What to produce: Look through the data below for the line with "Initial population — 0–14: 460;", and transcribe it exactly together with each line after it up to and including the line with "30–44; zero elsewhere.". Give nothing else.

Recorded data
::::::::::
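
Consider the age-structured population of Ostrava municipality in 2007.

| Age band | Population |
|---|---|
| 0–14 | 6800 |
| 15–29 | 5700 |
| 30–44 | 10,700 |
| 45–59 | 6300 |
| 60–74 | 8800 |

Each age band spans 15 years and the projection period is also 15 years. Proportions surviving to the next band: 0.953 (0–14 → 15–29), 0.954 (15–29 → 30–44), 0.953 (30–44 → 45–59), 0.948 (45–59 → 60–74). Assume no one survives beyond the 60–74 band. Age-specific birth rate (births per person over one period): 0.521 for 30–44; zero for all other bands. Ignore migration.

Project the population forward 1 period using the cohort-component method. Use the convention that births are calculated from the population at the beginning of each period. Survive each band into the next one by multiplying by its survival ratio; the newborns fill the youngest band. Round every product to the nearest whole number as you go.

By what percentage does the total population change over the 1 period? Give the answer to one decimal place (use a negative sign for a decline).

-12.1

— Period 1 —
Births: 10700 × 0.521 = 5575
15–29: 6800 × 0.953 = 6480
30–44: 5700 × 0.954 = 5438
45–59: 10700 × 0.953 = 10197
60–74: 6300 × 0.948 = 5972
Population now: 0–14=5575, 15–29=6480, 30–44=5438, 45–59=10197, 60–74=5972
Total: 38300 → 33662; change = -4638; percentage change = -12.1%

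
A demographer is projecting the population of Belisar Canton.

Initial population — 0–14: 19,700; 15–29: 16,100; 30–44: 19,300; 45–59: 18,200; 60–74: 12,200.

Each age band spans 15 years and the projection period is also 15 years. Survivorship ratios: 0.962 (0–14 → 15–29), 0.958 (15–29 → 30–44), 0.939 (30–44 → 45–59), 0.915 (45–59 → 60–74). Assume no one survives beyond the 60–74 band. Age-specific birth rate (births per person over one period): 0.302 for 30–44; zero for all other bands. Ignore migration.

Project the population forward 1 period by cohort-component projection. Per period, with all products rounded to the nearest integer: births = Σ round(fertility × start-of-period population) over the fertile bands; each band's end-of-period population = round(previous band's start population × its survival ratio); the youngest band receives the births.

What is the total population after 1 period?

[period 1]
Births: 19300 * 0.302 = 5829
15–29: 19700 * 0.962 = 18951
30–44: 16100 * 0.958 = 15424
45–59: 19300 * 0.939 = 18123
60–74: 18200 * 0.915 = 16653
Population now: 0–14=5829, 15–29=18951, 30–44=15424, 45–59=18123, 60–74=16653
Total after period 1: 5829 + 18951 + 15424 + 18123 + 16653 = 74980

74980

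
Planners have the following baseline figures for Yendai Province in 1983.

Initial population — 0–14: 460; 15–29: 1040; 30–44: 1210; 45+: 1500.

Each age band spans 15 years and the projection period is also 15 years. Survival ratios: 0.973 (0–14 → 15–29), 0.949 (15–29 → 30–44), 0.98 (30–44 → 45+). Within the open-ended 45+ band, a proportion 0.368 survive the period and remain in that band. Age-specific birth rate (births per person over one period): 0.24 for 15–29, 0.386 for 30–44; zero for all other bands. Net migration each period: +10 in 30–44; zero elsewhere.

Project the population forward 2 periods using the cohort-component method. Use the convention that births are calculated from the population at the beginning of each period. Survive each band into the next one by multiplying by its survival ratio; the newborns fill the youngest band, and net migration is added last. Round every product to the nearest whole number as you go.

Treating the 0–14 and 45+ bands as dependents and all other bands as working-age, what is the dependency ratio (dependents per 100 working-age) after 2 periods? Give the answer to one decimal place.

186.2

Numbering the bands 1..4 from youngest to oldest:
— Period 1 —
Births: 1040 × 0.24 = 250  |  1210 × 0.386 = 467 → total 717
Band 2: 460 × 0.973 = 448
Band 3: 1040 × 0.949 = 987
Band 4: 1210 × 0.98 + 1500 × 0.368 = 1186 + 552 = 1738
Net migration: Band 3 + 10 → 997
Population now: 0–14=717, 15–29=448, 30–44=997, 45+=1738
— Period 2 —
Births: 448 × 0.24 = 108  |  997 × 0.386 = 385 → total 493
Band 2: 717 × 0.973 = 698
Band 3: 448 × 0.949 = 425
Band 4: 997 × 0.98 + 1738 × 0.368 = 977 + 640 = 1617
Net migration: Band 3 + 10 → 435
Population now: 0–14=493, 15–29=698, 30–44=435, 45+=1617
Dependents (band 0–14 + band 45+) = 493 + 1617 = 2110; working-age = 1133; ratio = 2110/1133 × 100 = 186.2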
::::::::::
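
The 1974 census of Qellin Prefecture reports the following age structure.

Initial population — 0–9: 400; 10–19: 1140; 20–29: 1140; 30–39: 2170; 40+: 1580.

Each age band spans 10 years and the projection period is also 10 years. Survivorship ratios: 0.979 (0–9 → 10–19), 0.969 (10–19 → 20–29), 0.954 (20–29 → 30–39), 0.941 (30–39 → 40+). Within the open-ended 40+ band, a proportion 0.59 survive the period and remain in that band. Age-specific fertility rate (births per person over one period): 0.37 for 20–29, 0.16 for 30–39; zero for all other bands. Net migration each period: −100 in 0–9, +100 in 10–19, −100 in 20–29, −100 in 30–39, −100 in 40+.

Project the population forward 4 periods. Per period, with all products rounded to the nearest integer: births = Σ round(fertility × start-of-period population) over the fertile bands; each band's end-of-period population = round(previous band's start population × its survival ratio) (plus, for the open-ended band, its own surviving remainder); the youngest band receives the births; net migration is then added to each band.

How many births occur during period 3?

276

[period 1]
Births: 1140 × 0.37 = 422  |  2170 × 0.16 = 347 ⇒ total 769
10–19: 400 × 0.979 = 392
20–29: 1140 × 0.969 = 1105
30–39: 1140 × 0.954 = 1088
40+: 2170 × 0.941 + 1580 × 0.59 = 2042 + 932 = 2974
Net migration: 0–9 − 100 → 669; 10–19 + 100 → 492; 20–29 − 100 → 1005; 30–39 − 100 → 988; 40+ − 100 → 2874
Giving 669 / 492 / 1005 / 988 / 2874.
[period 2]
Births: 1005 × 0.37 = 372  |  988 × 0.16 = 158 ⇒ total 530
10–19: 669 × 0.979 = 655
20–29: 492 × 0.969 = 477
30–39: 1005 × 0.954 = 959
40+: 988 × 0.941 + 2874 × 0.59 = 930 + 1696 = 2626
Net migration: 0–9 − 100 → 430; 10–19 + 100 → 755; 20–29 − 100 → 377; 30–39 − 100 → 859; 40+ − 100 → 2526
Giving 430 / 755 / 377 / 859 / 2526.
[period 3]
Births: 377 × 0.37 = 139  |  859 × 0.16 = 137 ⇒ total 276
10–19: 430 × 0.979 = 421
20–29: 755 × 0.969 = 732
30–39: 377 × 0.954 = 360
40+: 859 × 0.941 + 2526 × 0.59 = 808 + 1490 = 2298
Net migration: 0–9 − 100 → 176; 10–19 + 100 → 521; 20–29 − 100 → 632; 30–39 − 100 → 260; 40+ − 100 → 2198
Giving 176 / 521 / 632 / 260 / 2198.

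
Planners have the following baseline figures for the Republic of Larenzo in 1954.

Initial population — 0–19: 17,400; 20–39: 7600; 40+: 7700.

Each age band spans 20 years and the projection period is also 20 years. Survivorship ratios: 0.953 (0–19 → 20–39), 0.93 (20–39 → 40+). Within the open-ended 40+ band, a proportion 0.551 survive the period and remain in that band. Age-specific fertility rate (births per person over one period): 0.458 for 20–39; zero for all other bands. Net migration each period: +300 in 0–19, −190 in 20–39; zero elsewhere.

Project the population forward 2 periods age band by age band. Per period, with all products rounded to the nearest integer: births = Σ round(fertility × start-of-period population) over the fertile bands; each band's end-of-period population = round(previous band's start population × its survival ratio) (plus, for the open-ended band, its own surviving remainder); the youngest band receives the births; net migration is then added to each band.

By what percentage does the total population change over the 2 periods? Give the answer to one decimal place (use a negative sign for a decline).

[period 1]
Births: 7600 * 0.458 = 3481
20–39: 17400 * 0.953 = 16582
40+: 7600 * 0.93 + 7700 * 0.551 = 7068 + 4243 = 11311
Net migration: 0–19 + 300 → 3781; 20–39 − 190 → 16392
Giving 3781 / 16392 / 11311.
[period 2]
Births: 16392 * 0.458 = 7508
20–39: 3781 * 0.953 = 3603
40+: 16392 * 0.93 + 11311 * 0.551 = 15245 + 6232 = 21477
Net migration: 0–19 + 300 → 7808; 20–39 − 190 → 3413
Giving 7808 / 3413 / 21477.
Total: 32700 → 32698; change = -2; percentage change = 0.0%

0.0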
::::::::::
Solution below:
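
Initial population — 0–14: 460; 15–29: 1040; 30–44: 1210; 45+: 1500.

Each age band spans 15 years and the projection period is also 15 years. Survival ratios: 0.973 (0–14 → 15–29), 0.949 (15–29 → 30–44), 0.98 (30–44 → 45+). Within the open-ended 45+ band, a proportion 0.368 survive the period and remain in that band. Age-specific birth rate (births per person over one period): 0.24 for 15–29, 0.386 for 30–44; zero for all other bands. Net migration each period: +10 in 30–44; zero elsewhere.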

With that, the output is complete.